**Problem to work on**
Nothing is to be altered; the data must be repeated exactly.

[Saved data entries]
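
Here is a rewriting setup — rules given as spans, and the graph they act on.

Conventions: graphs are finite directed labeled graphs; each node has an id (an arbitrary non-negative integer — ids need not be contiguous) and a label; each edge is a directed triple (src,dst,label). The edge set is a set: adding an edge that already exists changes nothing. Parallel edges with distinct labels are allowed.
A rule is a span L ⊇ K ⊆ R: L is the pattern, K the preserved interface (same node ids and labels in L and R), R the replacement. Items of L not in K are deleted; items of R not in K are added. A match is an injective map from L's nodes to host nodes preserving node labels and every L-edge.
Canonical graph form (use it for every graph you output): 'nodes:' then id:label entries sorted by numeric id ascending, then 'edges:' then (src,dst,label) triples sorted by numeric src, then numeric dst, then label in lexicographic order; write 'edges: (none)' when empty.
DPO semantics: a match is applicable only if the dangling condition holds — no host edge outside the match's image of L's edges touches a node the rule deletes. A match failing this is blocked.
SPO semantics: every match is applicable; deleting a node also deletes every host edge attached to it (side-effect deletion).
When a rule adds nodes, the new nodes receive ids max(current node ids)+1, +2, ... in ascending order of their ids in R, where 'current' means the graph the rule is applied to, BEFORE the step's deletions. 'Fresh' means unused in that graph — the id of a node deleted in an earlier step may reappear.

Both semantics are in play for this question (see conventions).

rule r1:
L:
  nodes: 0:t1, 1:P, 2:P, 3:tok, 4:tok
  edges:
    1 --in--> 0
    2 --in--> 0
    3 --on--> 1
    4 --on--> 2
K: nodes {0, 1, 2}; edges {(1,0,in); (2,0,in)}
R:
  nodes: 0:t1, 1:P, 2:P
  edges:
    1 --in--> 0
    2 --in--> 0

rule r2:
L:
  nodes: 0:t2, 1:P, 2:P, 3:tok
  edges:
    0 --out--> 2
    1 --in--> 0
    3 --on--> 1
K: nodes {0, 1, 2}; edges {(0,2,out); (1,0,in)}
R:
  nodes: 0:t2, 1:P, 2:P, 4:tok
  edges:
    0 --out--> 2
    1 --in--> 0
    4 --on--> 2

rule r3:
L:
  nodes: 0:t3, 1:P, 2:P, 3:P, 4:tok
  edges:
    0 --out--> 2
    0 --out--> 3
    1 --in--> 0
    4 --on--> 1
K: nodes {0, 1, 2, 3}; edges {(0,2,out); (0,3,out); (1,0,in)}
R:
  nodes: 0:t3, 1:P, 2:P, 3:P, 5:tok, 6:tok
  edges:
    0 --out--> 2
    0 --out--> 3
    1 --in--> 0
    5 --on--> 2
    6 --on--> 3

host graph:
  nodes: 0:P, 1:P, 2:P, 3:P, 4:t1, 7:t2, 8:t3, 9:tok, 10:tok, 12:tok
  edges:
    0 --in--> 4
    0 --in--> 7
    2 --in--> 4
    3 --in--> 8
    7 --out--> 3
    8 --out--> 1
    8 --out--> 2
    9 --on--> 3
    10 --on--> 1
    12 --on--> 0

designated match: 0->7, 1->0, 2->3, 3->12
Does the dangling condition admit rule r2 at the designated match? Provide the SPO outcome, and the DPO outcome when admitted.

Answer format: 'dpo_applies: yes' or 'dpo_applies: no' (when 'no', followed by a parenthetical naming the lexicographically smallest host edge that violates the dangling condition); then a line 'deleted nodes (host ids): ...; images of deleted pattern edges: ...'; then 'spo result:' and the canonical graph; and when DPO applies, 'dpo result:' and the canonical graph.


dpo_applies: yes
deleted nodes (host ids): 12; images of deleted pattern edges: (12,0,on)
spo result:
nodes: 0:P, 1:P, 2:P, 3:P, 4:t1, 7:t2, 8:t3, 9:tok, 10:tok, 13:tok
edges: (0,4,in); (0,7,in); (2,4,in); (3,8,in); (7,3,out); (8,1,out); (8,2,out); (9,3,on); (10,1,on); (13,3,on)
dpo result:
nodes: 0:P, 1:P, 2:P, 3:P, 4:t1, 7:t2, 8:t3, 9:tok, 10:tok, 13:tok
edges: (0,4,in); (0,7,in); (2,4,in); (3,8,in); (7,3,out); (8,1,out); (8,2,out); (9,3,on); (10,1,on); (13,3,on)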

**Solution**
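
Here is a rewriting setup — rules given as spans, and the graph they act on.

Conventions: graphs are finite directed labeled graphs; each node has an id (an arbitrary non-negative integer — ids need not be contiguous) and a label; each edge is a directed triple (src,dst,label). The edge set is a set: adding an edge that already exists changes nothing. Parallel edges with distinct labels are allowed.
A rule is a span L ⊇ K ⊆ R: L is the pattern, K the preserved interface (same node ids and labels in L and R), R the replacement. Items of L not in K are deleted; items of R not in K are added. A match is an injective map from L's nodes to host nodes preserving node labels and every L-edge.
Canonical graph form (use it for every graph you output): 'nodes:' then id:label entries sorted by numeric id ascending, then 'edges:' then (src,dst,label) triples sorted by numeric src, then numeric dst, then label in lexicographic order; write 'edges: (none)' when empty.
DPO semantics: a match is applicable only if the dangling condition holds — no host edge outside the match's image of L's edges touches a node the rule deletes. A match failing this is blocked.
SPO semantics: every match is applicable; deleting a node also deletes every host edge attached to it (side-effect deletion).
When a rule adds nodes, the new nodes receive ids max(current node ids)+1, +2, ... in ascending order of their ids in R, where 'current' means the graph the rule is applied to, BEFORE the step's deletions. 'Fresh' means unused in that graph — the id of a node deleted in an earlier step may reappear.

Both semantics are in play for this question (see conventions).

rule r1:
L:
  nodes: 0:t1, 1:P, 2:P, 3:tok, 4:tok
  edges:
    1 --in--> 0
    2 --in--> 0
    3 --on--> 1
    4 --on--> 2
K: nodes {0, 1, 2}; edges {(1,0,in); (2,0,in)}
R:
  nodes: 0:t1, 1:P, 2:P
  edges:
    1 --in--> 0
    2 --in--> 0

rule r2:
L:
  nodes: 0:t2, 1:P, 2:P, 3:tok
  edges:
    0 --out--> 2
    1 --in--> 0
    3 --on--> 1
K: nodes {0, 1, 2}; edges {(0,2,out); (1,0,in)}
R:
  nodes: 0:t2, 1:P, 2:P, 4:tok
  edges:
    0 --out--> 2
    1 --in--> 0
    4 --on--> 2

rule r3:
L:
  nodes: 0:t3, 1:P, 2:P, 3:P, 4:tok
  edges:
    0 --out--> 2
    0 --out--> 3
    1 --in--> 0
    4 --on--> 1
K: nodes {0, 1, 2, 3}; edges {(0,2,out); (0,3,out); (1,0,in)}
R:
  nodes: 0:t3, 1:P, 2:P, 3:P, 5:tok, 6:tok
  edges:
    0 --out--> 2
    0 --out--> 3
    1 --in--> 0
    5 --on--> 2
    6 --on--> 3

host graph:
  nodes: 0:P, 1:P, 2:P, 3:P, 4:t1, 7:t2, 8:t3, 9:tok, 10:tok, 12:tok
  edges:
    0 --in--> 4
    0 --in--> 7
    2 --in--> 4
    3 --in--> 8
    7 --out--> 3
    8 --out--> 1
    8 --out--> 2
    9 --on--> 3
    10 --on--> 1
    12 --on--> 0

designated match: 0->7, 1->0, 2->3, 3->12
Does the dangling condition admit rule r2 at the designated match? Provide the SPO outcome, and the DPO outcome when admitted.

Answer format: 'dpo_applies: yes' or 'dpo_applies: no' (when 'no', followed by a parenthetical naming the lexicographically smallest host edge that violates the dangling condition); then a line 'deleted nodes (host ids): ...; images of deleted pattern edges: ...'; then 'spo result:' and the canonical graph; and when DPO applies, 'dpo result:' and the canonical graph.


dpo_applies: yes
deleted nodes (host ids): 12; images of deleted pattern edges: (12,0,on)
spo result:
nodes: 0:P, 1:P, 2:P, 3:P, 4:t1, 7:t2, 8:t3, 9:tok, 10:tok, 13:tok
edges: (0,4,in); (0,7,in); (2,4,in); (3,8,in); (7,3,out); (8,1,out); (8,2,out); (9,3,on); (10,1,on); (13,3,on)
dpo result:
nodes: 0:P, 1:P, 2:P, 3:P, 4:t1, 7:t2, 8:t3, 9:tok, 10:tok, 13:tok
edges: (0,4,in); (0,7,in); (2,4,in); (3,8,in); (7,3,out); (8,1,out); (8,2,out); (9,3,on); (10,1,on); (13,3,on)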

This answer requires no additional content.